- _Directions for this task_
Give back exactly the stretch of data below from the line holding "AATTGGAGAAGATACGGCTCGCGTAAGTC" through the line holding "TGAC-TGGGGCATCTATTGTTGTAACA-CATCTGC", both ends included, and leave the remaining lines out.

- _Stored data_
- - - -
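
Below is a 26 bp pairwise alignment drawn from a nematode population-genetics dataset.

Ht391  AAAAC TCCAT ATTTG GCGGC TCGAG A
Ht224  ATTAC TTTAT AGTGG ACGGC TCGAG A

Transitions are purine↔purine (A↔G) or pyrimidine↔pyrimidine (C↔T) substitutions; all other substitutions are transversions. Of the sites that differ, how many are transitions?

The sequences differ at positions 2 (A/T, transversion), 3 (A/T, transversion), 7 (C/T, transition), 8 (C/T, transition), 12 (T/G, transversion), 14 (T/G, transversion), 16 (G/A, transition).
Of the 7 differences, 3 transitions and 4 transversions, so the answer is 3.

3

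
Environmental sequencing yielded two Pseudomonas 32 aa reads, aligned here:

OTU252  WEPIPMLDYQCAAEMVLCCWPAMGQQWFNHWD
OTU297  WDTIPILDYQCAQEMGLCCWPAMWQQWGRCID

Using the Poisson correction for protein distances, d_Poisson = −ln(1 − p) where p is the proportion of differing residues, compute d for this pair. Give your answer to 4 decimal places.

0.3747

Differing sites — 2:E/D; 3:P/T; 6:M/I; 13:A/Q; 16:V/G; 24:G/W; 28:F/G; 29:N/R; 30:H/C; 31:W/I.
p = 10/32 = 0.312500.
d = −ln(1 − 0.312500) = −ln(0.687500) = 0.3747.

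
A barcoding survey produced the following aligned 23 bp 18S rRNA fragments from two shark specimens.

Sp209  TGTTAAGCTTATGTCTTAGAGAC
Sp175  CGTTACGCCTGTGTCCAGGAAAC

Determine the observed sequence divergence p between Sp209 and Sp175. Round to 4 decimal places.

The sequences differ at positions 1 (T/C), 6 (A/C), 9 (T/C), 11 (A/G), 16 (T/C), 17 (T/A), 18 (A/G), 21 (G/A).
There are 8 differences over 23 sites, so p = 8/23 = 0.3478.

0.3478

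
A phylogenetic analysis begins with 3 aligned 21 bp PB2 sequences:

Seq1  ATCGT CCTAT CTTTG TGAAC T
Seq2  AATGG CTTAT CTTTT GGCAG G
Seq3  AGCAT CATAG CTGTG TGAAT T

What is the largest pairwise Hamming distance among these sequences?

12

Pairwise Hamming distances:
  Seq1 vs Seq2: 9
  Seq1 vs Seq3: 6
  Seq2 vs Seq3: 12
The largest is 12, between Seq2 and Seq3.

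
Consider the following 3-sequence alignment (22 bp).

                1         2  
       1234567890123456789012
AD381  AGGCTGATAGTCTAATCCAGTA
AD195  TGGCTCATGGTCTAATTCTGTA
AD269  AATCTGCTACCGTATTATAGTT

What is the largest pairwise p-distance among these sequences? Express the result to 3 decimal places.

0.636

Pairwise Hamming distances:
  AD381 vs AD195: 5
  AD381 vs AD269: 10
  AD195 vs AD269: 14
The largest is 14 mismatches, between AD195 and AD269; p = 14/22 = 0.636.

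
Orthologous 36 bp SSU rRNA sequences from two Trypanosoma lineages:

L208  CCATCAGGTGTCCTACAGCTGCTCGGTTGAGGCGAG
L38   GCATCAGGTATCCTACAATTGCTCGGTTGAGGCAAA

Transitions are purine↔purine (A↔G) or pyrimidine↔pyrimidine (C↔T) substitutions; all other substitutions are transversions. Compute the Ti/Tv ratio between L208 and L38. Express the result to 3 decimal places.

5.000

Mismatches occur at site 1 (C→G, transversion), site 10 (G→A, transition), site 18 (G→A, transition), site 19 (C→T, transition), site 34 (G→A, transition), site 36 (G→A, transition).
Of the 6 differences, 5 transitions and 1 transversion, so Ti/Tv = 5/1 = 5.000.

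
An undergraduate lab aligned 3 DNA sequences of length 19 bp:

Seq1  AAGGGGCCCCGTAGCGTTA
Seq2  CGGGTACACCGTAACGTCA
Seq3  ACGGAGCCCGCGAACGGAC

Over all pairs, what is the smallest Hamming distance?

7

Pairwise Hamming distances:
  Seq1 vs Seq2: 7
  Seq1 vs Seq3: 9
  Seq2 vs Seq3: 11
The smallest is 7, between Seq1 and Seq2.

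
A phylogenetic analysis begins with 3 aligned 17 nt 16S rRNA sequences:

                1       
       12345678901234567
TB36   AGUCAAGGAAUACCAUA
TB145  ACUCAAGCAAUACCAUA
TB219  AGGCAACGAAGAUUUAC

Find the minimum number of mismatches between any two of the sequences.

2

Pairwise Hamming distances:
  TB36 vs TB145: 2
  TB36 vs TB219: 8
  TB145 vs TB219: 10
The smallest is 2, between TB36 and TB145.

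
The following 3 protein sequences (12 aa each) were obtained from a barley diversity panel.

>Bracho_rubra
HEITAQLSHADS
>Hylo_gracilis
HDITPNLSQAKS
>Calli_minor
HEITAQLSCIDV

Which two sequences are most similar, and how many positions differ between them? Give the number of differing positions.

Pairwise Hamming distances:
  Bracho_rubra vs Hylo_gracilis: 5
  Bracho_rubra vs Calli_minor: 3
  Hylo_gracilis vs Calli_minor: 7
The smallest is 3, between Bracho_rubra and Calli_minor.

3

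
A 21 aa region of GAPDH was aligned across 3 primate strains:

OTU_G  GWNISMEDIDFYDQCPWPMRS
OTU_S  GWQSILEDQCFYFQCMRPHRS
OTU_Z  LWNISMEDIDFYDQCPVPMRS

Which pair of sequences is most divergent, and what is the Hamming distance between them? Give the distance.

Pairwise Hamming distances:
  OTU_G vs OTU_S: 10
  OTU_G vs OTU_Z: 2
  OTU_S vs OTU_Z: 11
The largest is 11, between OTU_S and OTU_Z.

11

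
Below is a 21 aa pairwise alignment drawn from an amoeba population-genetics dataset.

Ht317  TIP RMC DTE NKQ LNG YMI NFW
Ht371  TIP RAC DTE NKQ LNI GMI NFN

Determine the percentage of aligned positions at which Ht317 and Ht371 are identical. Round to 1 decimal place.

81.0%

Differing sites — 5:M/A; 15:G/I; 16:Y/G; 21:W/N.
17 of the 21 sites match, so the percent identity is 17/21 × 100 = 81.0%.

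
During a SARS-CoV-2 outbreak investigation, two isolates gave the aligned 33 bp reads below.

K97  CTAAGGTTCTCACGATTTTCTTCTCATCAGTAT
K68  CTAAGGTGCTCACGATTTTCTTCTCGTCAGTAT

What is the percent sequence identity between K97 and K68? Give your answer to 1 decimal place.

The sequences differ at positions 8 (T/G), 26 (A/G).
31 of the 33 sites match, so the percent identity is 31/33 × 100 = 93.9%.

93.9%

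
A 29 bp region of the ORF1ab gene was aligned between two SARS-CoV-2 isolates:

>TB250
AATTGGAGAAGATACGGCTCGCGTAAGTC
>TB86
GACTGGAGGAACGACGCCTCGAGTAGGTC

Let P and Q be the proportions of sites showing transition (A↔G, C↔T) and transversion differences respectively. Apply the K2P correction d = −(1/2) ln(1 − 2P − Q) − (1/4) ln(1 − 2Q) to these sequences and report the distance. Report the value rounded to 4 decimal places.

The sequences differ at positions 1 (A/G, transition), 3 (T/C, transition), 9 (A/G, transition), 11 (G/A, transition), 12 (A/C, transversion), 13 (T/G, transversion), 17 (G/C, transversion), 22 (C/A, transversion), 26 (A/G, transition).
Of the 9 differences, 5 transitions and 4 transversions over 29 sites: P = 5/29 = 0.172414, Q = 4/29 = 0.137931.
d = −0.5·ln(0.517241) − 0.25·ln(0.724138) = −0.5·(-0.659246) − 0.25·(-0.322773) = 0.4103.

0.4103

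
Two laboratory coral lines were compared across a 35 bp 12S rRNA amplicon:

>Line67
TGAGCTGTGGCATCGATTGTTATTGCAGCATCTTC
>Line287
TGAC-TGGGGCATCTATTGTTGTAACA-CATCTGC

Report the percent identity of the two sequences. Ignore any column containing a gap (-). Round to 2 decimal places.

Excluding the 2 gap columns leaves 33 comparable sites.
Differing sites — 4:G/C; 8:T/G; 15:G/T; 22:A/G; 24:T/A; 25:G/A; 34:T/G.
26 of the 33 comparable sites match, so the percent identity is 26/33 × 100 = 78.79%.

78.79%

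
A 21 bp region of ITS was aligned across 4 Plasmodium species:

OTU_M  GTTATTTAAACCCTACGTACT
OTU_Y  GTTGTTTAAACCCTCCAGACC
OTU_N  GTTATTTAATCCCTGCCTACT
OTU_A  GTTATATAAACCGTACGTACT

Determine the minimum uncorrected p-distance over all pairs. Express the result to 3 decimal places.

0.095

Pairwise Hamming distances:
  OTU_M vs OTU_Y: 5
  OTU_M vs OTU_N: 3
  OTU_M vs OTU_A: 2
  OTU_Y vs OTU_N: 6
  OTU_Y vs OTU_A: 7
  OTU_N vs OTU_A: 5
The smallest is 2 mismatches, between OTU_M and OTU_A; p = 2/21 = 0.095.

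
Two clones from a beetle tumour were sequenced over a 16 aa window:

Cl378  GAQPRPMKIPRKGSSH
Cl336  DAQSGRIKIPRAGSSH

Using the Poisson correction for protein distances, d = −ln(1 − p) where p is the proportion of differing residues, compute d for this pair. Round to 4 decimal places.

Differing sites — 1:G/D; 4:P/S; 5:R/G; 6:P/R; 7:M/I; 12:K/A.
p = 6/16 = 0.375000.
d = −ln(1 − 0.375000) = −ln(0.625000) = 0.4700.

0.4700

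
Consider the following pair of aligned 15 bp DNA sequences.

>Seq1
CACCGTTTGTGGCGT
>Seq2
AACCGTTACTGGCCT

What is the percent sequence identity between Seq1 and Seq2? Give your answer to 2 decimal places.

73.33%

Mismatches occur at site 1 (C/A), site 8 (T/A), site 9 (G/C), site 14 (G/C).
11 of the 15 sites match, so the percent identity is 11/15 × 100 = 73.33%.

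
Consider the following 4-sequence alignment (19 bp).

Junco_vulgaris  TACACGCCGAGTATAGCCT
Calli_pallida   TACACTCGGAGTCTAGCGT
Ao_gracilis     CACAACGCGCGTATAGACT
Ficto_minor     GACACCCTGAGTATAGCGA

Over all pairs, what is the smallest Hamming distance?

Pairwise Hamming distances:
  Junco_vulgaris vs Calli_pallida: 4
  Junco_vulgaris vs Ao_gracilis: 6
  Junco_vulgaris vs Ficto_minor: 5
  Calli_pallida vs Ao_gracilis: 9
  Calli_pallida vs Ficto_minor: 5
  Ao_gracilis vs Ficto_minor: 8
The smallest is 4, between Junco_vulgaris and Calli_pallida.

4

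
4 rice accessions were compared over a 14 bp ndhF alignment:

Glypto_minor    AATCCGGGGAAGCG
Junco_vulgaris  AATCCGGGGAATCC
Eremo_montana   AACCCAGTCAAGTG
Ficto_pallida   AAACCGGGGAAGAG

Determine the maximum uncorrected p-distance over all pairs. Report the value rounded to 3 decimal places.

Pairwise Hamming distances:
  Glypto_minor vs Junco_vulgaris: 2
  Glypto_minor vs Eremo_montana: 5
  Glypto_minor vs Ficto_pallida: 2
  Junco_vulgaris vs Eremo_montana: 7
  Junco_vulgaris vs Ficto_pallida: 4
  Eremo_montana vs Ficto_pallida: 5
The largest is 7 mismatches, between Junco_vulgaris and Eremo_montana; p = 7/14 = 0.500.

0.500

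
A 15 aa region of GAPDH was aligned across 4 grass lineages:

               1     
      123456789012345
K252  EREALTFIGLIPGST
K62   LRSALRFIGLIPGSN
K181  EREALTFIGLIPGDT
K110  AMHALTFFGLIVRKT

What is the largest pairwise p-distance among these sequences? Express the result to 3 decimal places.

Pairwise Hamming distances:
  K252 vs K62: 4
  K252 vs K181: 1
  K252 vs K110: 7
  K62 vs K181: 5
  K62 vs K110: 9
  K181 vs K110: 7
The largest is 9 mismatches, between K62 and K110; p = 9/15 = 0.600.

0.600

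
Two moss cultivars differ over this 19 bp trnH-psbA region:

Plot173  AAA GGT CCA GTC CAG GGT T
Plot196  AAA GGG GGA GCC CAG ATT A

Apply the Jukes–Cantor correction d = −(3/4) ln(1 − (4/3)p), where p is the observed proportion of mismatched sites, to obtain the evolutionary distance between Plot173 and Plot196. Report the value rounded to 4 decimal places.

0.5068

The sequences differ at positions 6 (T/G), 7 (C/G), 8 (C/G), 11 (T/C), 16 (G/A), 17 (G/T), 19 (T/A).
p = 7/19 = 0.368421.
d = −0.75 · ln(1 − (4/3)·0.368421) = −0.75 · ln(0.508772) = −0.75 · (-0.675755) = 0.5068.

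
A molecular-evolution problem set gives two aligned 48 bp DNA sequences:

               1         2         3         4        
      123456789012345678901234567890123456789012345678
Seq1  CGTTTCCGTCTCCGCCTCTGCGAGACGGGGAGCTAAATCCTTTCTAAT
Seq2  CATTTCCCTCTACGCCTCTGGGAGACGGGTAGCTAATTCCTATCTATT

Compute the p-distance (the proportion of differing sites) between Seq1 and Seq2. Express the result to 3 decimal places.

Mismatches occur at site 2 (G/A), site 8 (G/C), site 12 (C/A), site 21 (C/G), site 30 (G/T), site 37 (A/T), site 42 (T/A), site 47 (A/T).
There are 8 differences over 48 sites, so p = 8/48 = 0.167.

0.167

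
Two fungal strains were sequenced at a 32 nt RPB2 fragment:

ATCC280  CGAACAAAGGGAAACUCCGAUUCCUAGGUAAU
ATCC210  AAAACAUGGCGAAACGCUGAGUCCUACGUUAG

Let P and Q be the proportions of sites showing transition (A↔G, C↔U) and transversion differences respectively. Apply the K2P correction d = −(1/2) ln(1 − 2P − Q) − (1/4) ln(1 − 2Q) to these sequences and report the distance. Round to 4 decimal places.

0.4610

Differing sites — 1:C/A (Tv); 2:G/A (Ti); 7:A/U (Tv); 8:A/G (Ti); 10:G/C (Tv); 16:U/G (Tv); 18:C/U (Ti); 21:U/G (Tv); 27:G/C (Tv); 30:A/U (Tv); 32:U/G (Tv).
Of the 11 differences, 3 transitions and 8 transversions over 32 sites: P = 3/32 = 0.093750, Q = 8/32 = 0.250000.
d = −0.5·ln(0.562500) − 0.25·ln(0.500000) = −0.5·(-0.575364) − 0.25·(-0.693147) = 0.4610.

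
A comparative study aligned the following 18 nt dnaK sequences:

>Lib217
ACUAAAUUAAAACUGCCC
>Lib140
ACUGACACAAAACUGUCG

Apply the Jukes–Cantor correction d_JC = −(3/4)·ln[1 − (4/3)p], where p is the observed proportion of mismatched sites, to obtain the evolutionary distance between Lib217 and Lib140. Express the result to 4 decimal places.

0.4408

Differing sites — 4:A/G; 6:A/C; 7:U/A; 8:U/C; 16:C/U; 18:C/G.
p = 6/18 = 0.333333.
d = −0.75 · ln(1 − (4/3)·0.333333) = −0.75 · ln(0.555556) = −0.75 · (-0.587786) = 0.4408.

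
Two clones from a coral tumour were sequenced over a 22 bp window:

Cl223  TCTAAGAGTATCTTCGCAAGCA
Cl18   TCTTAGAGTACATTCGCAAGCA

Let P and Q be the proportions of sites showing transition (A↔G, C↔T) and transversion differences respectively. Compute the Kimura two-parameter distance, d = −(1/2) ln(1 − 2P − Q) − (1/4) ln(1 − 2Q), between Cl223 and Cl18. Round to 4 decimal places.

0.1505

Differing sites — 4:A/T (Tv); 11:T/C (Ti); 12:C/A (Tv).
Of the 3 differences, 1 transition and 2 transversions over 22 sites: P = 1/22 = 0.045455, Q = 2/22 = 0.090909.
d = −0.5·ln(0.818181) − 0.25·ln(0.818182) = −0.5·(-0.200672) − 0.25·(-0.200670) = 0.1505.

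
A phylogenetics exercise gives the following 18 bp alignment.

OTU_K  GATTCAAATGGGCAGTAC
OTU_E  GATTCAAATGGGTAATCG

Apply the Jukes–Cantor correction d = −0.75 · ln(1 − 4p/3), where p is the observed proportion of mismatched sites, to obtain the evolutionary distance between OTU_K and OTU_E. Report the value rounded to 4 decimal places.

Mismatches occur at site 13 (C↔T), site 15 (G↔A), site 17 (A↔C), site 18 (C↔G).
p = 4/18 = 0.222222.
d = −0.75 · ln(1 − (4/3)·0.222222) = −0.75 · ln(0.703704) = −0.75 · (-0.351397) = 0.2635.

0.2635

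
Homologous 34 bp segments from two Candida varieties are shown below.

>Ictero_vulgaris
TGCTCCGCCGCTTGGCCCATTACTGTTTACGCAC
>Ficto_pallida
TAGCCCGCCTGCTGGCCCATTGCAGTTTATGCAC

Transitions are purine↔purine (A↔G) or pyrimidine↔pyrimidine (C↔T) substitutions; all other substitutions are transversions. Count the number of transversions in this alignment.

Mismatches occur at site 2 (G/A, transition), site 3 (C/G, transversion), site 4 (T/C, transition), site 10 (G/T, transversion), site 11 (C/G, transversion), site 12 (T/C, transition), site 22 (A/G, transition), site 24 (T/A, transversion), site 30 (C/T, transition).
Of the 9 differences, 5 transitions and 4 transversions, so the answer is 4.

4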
- - - -
- _Task result_
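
AATTGGAGAAGATACGGCTCGCGTAAGTC
>TB86
GACTGGAGGAACGACGCCTCGAGTAGGTC

Let P and Q be the proportions of sites showing transition (A↔G, C↔T) and transversion differences respectively. Apply the K2P correction d = −(1/2) ln(1 − 2P − Q) − (1/4) ln(1 − 2Q) to these sequences and report the distance. Report the value rounded to 4 decimal places.

The sequences differ at positions 1 (A/G, transition), 3 (T/C, transition), 9 (A/G, transition), 11 (G/A, transition), 12 (A/C, transversion), 13 (T/G, transversion), 17 (G/C, transversion), 22 (C/A, transversion), 26 (A/G, transition).
Of the 9 differences, 5 transitions and 4 transversions over 29 sites: P = 5/29 = 0.172414, Q = 4/29 = 0.137931.
d = −0.5·ln(0.517241) − 0.25·ln(0.724138) = −0.5·(-0.659246) − 0.25·(-0.322773) = 0.4103.

0.4103

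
Two laboratory coral lines were compared across a 35 bp 12S rRNA amplicon:

>Line67
TGAGCTGTGGCATCGATTGTTATTGCAGCATCTTC
>Line287
TGAC-TGGGGCATCTATTGTTGTAACA-CATCTGC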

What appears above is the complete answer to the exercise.